→ Task instructions:
Which lines run from the start of the data below to the line containing "- Dividend yield q = 2.10% (continuous)"? Set them down exactly, with none added.
========================================================================
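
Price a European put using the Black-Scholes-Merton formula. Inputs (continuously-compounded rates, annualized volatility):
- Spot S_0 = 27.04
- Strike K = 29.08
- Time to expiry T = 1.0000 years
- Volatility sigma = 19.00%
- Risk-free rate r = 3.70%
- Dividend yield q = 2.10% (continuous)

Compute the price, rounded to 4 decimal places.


Answer: Price = 2.9263

Derivation:
d1 = (ln(S/K) + (r - q + 0.5*sigma^2) * T) / (sigma * sqrt(T)) = -0.20359685
d2 = d1 - sigma * sqrt(T) = -0.39359685
exp(-rT) = 0.96367614; exp(-qT) = 0.97921896
P = K * exp(-rT) * N(-d2) - S_0 * exp(-qT) * N(-d1)
N(-d1) = 0.58066572; N(-d2) = 0.65306065
P = 29.0800 * 0.96367614 * 0.65306065 - 27.0400 * 0.97921896 * 0.58066572 = 2.9263


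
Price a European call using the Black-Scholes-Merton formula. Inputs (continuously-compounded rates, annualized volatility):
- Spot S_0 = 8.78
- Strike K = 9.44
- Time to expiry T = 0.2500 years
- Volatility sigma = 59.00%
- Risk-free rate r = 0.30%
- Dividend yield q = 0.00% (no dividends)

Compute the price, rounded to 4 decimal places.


d1 = (ln(S/K) + (r - q + 0.5*sigma^2) * T) / (sigma * sqrt(T)) = -0.09565109
d2 = d1 - sigma * sqrt(T) = -0.39065109
exp(-rT) = 0.99925028; exp(-qT) = 1.00000000
C = S_0 * exp(-qT) * N(d1) - K * exp(-rT) * N(d2)
N(d1) = 0.46189884; N(d2) = 0.34802758
C = 8.7800 * 1.00000000 * 0.46189884 - 9.4400 * 0.99925028 * 0.34802758 = 0.7726

Answer: Price = 0.7726


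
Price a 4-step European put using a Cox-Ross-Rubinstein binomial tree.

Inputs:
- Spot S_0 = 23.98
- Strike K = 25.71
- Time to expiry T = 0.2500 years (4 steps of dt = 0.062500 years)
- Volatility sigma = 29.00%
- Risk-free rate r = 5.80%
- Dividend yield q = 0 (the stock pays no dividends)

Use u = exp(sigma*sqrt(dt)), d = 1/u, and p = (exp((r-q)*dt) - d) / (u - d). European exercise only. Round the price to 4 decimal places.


dt = T/N = 0.062500
u = exp(sigma*sqrt(dt)) = 1.075193; d = 1/u = 0.930066
p = (exp((r-q)*dt) - d) / (u - d) = 0.506906
Discount per step: exp(-r*dt) = 0.996382
Stock lattice S(k, i) with i counting down-moves:
  k=0: S(0,0) = 23.9800
  k=1: S(1,0) = 25.7831; S(1,1) = 22.3030
  k=2: S(2,0) = 27.7218; S(2,1) = 23.9800; S(2,2) = 20.7432
  k=3: S(3,0) = 29.8063; S(3,1) = 25.7831; S(3,2) = 22.3030; S(3,3) = 19.2926
  k=4: S(4,0) = 32.0475; S(4,1) = 27.7218; S(4,2) = 23.9800; S(4,3) = 20.7432; S(4,4) = 17.9434
Terminal payoffs V(N, i) = max(K - S_T, 0):
  V(4,0) = 0.000000; V(4,1) = 0.000000; V(4,2) = 1.730000; V(4,3) = 4.966765; V(4,4) = 7.766640
Backward induction: V(k, i) = exp(-r*dt) * [p * V(k+1, i) + (1-p) * V(k+1, i+1)].
  V(3,0) = exp(-r*dt) * [p*0.000000 + (1-p)*0.000000] = 0.000000
  V(3,1) = exp(-r*dt) * [p*0.000000 + (1-p)*1.730000] = 0.849965
  V(3,2) = exp(-r*dt) * [p*1.730000 + (1-p)*4.966765] = 3.313993
  V(3,3) = exp(-r*dt) * [p*4.966765 + (1-p)*7.766640] = 6.324398
  V(2,0) = exp(-r*dt) * [p*0.000000 + (1-p)*0.849965] = 0.417596
  V(2,1) = exp(-r*dt) * [p*0.849965 + (1-p)*3.313993] = 2.057490
  V(2,2) = exp(-r*dt) * [p*3.313993 + (1-p)*6.324398] = 4.781042
  V(1,0) = exp(-r*dt) * [p*0.417596 + (1-p)*2.057490] = 1.221780
  V(1,1) = exp(-r*dt) * [p*2.057490 + (1-p)*4.781042] = 3.388152
  V(0,0) = exp(-r*dt) * [p*1.221780 + (1-p)*3.388152] = 2.281718

Answer: Price = V(0,0) = 2.2817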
========================================================================
→ Expected output:
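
Price a European put using the Black-Scholes-Merton formula. Inputs (continuously-compounded rates, annualized volatility):
- Spot S_0 = 27.04
- Strike K = 29.08
- Time to expiry T = 1.0000 years
- Volatility sigma = 19.00%
- Risk-free rate r = 3.70%
- Dividend yield q = 2.10% (continuous)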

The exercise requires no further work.